= Beginning of Section =

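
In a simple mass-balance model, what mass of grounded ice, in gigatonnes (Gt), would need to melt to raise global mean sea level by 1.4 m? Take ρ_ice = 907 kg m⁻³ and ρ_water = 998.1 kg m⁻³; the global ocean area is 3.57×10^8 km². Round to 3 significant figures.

≈ 4.99×10^5 Gt

Required water volume = Δh × A = 1.4 m × 3.57×10^14 m² = 4.998×10^14 m³.
ρ_w = 998.1 kg m⁻³, so the mass of water = 4.998×10^14 m³ × 998.1 kg m⁻³ = 4.989×10^17 kg = 4.99×10^5 Gt (and the same mass of ice, by conservation).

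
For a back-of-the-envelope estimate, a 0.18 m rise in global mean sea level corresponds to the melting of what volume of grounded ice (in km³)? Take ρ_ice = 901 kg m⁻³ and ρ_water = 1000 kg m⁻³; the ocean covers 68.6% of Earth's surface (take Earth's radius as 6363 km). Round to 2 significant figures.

Required water volume = Δh × A = 0.18 m × 3.49×10^14 m² = 6.282×10^13 m³ = 6.282×10^4 km³.
Ice volume = water volume × ρ_w/ρ_ice = 6.282×10^4 × 1000/901 = 7.0×10^4 km³.

≈ 7.0×10^4 km³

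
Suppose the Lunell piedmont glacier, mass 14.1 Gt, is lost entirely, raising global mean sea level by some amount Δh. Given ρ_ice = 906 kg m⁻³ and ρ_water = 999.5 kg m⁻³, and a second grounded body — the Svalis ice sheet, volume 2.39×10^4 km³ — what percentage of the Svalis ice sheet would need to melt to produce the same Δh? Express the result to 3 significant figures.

Equal sea-level rise means equal mass of meltwater, i.e. equal mass of ice lost.
Ice mass of Lunell: 1.410×10^13 kg; ice mass of Svalis: 2.165×10^16 kg.
Fraction required = 1.410×10^13 / 2.165×10^16 = 6.51×10^-4 → 0.0651 %.

≈ 0.0651 %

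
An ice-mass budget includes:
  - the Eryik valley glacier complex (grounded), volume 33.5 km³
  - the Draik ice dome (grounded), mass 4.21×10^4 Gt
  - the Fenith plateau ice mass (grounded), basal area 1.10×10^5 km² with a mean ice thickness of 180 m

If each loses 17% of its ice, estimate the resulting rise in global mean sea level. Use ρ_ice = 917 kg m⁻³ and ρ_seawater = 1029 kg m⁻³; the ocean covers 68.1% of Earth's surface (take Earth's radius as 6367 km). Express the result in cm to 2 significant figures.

Eryik: 0.17 × 33.5 km³ × (917/1029) = 5.075 km³ of water.
Draik: 0.17 × 4.21×10^4 Gt = 7.157×10^15 kg; dividing by ρ_w = 1029 kg m⁻³ gives 6.955×10^12 m³ of water.
Fenith: ice volume = 1.10×10^5 km² × 180 m = 1.980×10^4 km³; 0.17 × 1.980×10^4 × (917/1029) = 3000 km³ of water.
Total added water ≈ 9.960×10^12 m³ over 3.47×10^14 m² → Δh = 0.0287 m = 2.9 cm.

≈ 2.9 cm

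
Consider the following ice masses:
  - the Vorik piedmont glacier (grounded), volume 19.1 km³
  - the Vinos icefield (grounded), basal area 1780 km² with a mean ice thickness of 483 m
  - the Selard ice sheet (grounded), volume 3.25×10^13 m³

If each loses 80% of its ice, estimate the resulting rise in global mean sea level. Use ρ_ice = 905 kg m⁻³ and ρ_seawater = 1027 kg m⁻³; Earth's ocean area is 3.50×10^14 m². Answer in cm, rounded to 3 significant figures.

Vorik: 0.8 × 19.1 km³ × (905/1027) = 13.46 km³ of water.
Vinos: ice volume = 1780 km² × 483 m = 859.7 km³; 0.8 × 859.7 × (905/1027) = 606.1 km³ of water.
Selard: 0.8 × 3.25×10^13 m³ × (905/1027) = 2.291×10^13 m³ of water.
Total added water ≈ 2.353×10^13 m³ over 3.50×10^14 m² → Δh = 0.0672 m = 6.72 cm.

≈ 6.72 cm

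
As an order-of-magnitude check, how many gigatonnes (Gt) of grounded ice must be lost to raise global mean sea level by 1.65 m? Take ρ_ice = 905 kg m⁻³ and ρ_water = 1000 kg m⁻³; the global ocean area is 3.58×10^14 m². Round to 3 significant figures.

Required water volume = Δh × A = 1.65 m × 3.58×10^14 m² = 5.907×10^14 m³.
ρ_w = 1000 kg m⁻³, so the mass of water = 5.907×10^14 m³ × 1000 kg m⁻³ = 5.907×10^17 kg = 5.91×10^5 Gt (and the same mass of ice, by conservation).

≈ 5.91×10^5 Gt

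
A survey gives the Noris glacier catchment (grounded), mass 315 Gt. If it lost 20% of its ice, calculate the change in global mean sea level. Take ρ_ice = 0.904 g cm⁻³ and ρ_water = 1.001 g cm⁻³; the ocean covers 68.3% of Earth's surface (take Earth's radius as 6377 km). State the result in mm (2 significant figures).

≈ 0.18 mm

Noris: 0.2 × 315 Gt = 6.300×10^13 kg; dividing by ρ_w = 1.001 g cm⁻³ = 1001 kg m⁻³ gives 6.294×10^10 m³ of water.
Spread over 3.49×10^14 m² of ocean, Δh = 6.294×10^10 / 3.49×10^14 = 1.80×10^-4 m = 0.18 mm.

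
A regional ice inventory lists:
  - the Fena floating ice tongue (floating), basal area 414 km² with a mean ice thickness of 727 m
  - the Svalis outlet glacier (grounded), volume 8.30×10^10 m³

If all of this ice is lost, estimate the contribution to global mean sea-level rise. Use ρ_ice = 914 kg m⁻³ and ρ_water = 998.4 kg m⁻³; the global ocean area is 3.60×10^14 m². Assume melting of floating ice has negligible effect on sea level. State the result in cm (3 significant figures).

The Fena floating ice tongue is floating and already displaces its own weight of water, so its melt adds essentially nothing to sea level.
Svalis: 8.30×10^10 m³ × (914/998.4) = 7.598×10^10 m³ of water.
Total added water ≈ 7.598×10^10 m³ over 3.60×10^14 m² → Δh = 2.11×10^-4 m = 0.0211 cm.

≈ 0.0211 cm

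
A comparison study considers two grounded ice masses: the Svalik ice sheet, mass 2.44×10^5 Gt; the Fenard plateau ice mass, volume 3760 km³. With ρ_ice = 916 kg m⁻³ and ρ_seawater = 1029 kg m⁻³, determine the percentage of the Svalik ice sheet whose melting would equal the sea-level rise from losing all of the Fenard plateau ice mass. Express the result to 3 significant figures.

Equal sea-level rise means equal mass of meltwater, i.e. equal mass of ice lost.
Ice mass of Fenard: 3.444×10^15 kg; ice mass of Svalik: 2.440×10^17 kg.
Fraction required = 3.444×10^15 / 2.440×10^17 = 0.0141 → 1.41 %.

≈ 1.41 %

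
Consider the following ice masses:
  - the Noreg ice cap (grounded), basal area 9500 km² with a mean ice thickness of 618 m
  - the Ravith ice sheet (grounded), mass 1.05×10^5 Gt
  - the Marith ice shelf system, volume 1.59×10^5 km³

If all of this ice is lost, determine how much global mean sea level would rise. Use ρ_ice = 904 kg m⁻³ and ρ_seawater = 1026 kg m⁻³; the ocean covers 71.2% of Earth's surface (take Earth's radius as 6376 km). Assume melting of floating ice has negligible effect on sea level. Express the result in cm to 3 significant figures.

Noreg: ice volume = 9500 km² × 618 m = 5871 km³; 5871 × (904/1026) = 5173 km³ of water.
Ravith: 1.05×10^5 Gt = 1.050×10^17 kg; dividing by ρ_w = 1026 kg m⁻³ gives 1.023×10^14 m³ of water.
The Marith ice shelf system is floating and already displaces its own weight of water, so its melt adds essentially nothing to sea level.
Total added water ≈ 1.075×10^14 m³ over 3.64×10^14 m² → Δh = 0.296 m = 29.6 cm.

≈ 29.6 cm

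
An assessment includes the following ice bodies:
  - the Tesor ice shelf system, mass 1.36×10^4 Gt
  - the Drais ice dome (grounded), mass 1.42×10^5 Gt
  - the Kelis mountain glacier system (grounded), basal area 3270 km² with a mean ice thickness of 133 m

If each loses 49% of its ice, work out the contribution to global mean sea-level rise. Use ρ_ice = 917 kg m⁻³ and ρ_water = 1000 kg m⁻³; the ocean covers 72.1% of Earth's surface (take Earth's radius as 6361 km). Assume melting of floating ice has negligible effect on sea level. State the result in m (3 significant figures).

The Tesor ice shelf system is floating and already displaces its own weight of water, so its melt adds essentially nothing to sea level.
Drais: 0.49 × 1.42×10^5 Gt = 6.958×10^16 kg; dividing by ρ_w = 1000 kg m⁻³ gives 6.958×10^13 m³ of water.
Kelis: ice volume = 3270 km² × 133 m = 434.9 km³; 0.49 × 434.9 × (917/1000) = 195.4 km³ of water.
Total added water ≈ 6.978×10^13 m³ over 3.67×10^14 m² → Δh = 0.190 m.

≈ 0.190 m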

= End of Section =

Exercise aim
Both end lines included, restate word for word the lines above from the line with "- the Vinos" to the line with "- the Fena floating", and nothing else.

Solution to the problem
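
  - the Vinos icefield (grounded), basal area 1780 km² with a mean ice thickness of 483 m
  - the Selard ice sheet (grounded), volume 3.25×10^13 m³

If each loses 80% of its ice, estimate the resulting rise in global mean sea level. Use ρ_ice = 905 kg m⁻³ and ρ_seawater = 1027 kg m⁻³; Earth's ocean area is 3.50×10^14 m². Answer in cm, rounded to 3 significant figures.

Vorik: 0.8 × 19.1 km³ × (905/1027) = 13.46 km³ of water.
Vinos: ice volume = 1780 km² × 483 m = 859.7 km³; 0.8 × 859.7 × (905/1027) = 606.1 km³ of water.
Selard: 0.8 × 3.25×10^13 m³ × (905/1027) = 2.291×10^13 m³ of water.
Total added water ≈ 2.353×10^13 m³ over 3.50×10^14 m² → Δh = 0.0672 m = 6.72 cm.

≈ 6.72 cm

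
As an order-of-magnitude check, how many gigatonnes (Gt) of grounded ice must be lost to raise global mean sea level by 1.65 m? Take ρ_ice = 905 kg m⁻³ and ρ_water = 1000 kg m⁻³; the global ocean area is 3.58×10^14 m². Round to 3 significant figures.

Required water volume = Δh × A = 1.65 m × 3.58×10^14 m² = 5.907×10^14 m³.
ρ_w = 1000 kg m⁻³, so the mass of water = 5.907×10^14 m³ × 1000 kg m⁻³ = 5.907×10^17 kg = 5.91×10^5 Gt (and the same mass of ice, by conservation).

≈ 5.91×10^5 Gt

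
A survey gives the Noris glacier catchment (grounded), mass 315 Gt. If it lost 20% of its ice, calculate the change in global mean sea level. Take ρ_ice = 0.904 g cm⁻³ and ρ_water = 1.001 g cm⁻³; the ocean covers 68.3% of Earth's surface (take Earth's radius as 6377 km). State the result in mm (2 significant figures).

≈ 0.18 mm

Noris: 0.2 × 315 Gt = 6.300×10^13 kg; dividing by ρ_w = 1.001 g cm⁻³ = 1001 kg m⁻³ gives 6.294×10^10 m³ of water.
Spread over 3.49×10^14 m² of ocean, Δh = 6.294×10^10 / 3.49×10^14 = 1.80×10^-4 m = 0.18 mm.

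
A regional ice inventory lists:
  - the Fena floating ice tongue (floating), basal area 414 km² with a mean ice thickness of 727 m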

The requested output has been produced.